== Input for this task ==

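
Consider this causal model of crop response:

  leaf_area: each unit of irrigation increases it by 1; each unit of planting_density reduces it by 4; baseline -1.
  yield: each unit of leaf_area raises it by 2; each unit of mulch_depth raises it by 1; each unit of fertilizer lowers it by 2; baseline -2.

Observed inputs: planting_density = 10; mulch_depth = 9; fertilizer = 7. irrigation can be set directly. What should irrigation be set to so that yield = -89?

Substituting into the leaf_area equation gives leaf_area = irrigation - 41.
yield becomes 2*irrigation - 89.
Solve 2*irrigation - 89 = -89: irrigation = (-89 + 89) / 2 = 0.

irrigation = 0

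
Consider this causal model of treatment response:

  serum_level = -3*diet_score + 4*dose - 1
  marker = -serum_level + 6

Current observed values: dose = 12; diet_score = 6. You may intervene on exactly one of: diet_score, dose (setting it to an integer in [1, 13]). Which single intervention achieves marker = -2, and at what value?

Intervening on diet_score: with other inputs at their observed values, marker = 3*diet_score - 41. Solving for -2 gives diet_score = 13, within [1, 13].
Intervening on dose: marker = -4*dose + 25. Reaching -2 requires dose = 27/4, not an integer.

set diet_score = 13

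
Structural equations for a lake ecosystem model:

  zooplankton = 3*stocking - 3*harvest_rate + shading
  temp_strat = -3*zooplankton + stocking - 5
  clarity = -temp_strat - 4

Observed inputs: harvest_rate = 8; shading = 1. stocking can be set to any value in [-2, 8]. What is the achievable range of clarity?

-84 to -4

Substituting into the zooplankton equation gives zooplankton = 3*stocking - 23.
So temp_strat = -8*stocking + 64.
Substituting into the clarity equation gives clarity = 8*stocking - 68.
Linear in stocking, so extremes are at the endpoints: stocking = -2 gives clarity = -84; stocking = 8 gives clarity = -4.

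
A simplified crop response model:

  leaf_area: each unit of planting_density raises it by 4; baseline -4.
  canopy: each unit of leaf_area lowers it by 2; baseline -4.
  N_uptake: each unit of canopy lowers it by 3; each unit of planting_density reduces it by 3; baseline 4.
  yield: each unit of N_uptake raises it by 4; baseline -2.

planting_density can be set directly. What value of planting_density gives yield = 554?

Substituting into the canopy equation gives canopy = -8*planting_density + 4.
Substituting into the N_uptake equation gives N_uptake = 21*planting_density - 8.
This gives yield = 84*planting_density - 34.
Solve 84*planting_density - 34 = 554: planting_density = (554 + 34) / 84 = 7.

planting_density = 7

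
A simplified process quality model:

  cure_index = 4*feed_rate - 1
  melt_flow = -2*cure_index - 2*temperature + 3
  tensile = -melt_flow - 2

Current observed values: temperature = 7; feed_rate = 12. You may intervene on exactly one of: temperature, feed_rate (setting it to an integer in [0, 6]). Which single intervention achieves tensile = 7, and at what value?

Intervening on temperature: tensile = 2*temperature + 89. Reaching 7 requires temperature = -41, outside [0, 6].
Intervening on feed_rate: with other inputs at their observed values, tensile = 8*feed_rate + 7. Solving for 7 gives feed_rate = 0, within [0, 6].

set feed_rate = 0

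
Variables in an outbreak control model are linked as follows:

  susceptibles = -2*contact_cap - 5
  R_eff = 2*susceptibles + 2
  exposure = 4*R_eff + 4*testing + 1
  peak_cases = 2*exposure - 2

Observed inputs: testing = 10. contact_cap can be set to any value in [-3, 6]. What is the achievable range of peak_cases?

-176 to 112

Substituting into the R_eff equation gives R_eff = -4*contact_cap - 8.
Substituting into the exposure equation gives exposure = -16*contact_cap + 9.
Substituting into the peak_cases equation gives peak_cases = -32*contact_cap + 16.
Linear in contact_cap, so extremes are at the endpoints: contact_cap = -3 gives peak_cases = 112; contact_cap = 6 gives peak_cases = -176.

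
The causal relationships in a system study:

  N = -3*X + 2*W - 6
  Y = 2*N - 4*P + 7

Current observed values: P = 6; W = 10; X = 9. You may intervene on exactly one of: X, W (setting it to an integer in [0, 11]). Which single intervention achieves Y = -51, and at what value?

Intervening on X: Y = -6*X + 11. Reaching -51 requires X = 31/3, not an integer.
Intervening on W: with other inputs at their observed values, Y = 4*W - 83. Solving for -51 gives W = 8, within [0, 11].

set W = 8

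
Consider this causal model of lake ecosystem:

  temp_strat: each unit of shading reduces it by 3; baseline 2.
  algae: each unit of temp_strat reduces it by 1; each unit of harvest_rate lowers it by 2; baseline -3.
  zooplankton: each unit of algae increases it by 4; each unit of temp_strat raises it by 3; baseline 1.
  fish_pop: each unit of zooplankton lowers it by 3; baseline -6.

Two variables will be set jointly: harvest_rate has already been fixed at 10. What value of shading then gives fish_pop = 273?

With harvest_rate held at 10:
Substituting into the algae equation gives algae = 3*shading - 25.
Substituting into the zooplankton equation gives zooplankton = 3*shading - 93.
This gives fish_pop = -9*shading + 273.
Solve -9*shading + 273 = 273: shading = (273 - 273) / -9 = 0.

shading = 0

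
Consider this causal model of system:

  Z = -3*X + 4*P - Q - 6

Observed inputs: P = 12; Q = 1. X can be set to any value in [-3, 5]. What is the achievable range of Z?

26 to 50

Substituting into the Z equation gives Z = -3*X + 41.
Linear in X, so extremes are at the endpoints: X = -3 gives Z = 50; X = 5 gives Z = 26.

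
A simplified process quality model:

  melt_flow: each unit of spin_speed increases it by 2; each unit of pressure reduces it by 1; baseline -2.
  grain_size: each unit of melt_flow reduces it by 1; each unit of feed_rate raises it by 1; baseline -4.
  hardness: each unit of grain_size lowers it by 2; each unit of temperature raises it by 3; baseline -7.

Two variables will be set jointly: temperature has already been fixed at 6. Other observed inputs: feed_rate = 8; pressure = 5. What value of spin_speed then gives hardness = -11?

With temperature held at 6:
Substituting into the melt_flow equation gives melt_flow = 2*spin_speed - 7.
Substituting into the grain_size equation gives grain_size = -2*spin_speed + 11.
Substituting into the hardness equation gives hardness = 4*spin_speed - 11.
Solve 4*spin_speed - 11 = -11: spin_speed = (-11 + 11) / 4 = 0.

spin_speed = 0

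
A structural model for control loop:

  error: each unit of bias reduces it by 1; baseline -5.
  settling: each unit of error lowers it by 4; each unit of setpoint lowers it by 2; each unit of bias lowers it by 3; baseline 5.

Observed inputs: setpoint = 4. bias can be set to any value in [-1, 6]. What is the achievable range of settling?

Substituting into the settling equation gives settling = bias + 17.
Linear in bias, so extremes are at the endpoints: bias = -1 gives settling = 16; bias = 6 gives settling = 23.

16 to 23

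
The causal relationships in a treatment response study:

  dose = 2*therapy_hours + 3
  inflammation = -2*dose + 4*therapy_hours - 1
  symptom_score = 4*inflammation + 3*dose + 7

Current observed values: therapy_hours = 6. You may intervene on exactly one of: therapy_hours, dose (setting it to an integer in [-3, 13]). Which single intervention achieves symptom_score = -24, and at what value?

set therapy_hours = -2

Intervening on therapy_hours: with other inputs at their observed values, symptom_score = 6*therapy_hours - 12. Solving for -24 gives therapy_hours = -2, within [-3, 13].
Intervening on dose: symptom_score = -5*dose + 99. Reaching -24 requires dose = 123/5, not an integer.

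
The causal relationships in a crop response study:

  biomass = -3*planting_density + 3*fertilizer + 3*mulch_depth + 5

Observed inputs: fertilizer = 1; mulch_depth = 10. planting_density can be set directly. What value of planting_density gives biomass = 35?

Substituting into the biomass equation gives biomass = -3*planting_density + 38.
Solve -3*planting_density + 38 = 35: planting_density = (35 - 38) / -3 = 1.

planting_density = 1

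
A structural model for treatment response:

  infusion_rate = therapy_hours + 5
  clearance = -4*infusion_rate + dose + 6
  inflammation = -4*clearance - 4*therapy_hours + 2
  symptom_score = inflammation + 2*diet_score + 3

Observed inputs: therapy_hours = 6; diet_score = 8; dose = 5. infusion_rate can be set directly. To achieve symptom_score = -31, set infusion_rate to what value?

Intervening on infusion_rate fixes its value directly, overriding its dependence on therapy_hours.
Substituting into the clearance equation gives clearance = -4*infusion_rate + 11.
Substituting into the inflammation equation gives inflammation = 16*infusion_rate - 66.
Substituting into the symptom_score equation gives symptom_score = 16*infusion_rate - 47.
Solve 16*infusion_rate - 47 = -31: infusion_rate = (-31 + 47) / 16 = 1.

infusion_rate = 1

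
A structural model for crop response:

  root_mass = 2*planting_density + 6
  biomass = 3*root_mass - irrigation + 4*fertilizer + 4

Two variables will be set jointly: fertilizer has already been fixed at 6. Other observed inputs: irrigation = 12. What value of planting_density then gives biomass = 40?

With fertilizer held at 6:
Substituting into the biomass equation gives biomass = 6*planting_density + 34.
Solve 6*planting_density + 34 = 40: planting_density = (40 - 34) / 6 = 1.

planting_density = 1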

===

# What is required
The required answer is the run of lines above, starting at the line with "zooplankton: each unit" and ending at the line with "fish_pop: each unit", reproduced exactly with both ends.

# Task solution
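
  zooplankton: each unit of algae increases it by 4; each unit of temp_strat raises it by 3; baseline 1.
  fish_pop: each unit of zooplankton lowers it by 3; baseline -6.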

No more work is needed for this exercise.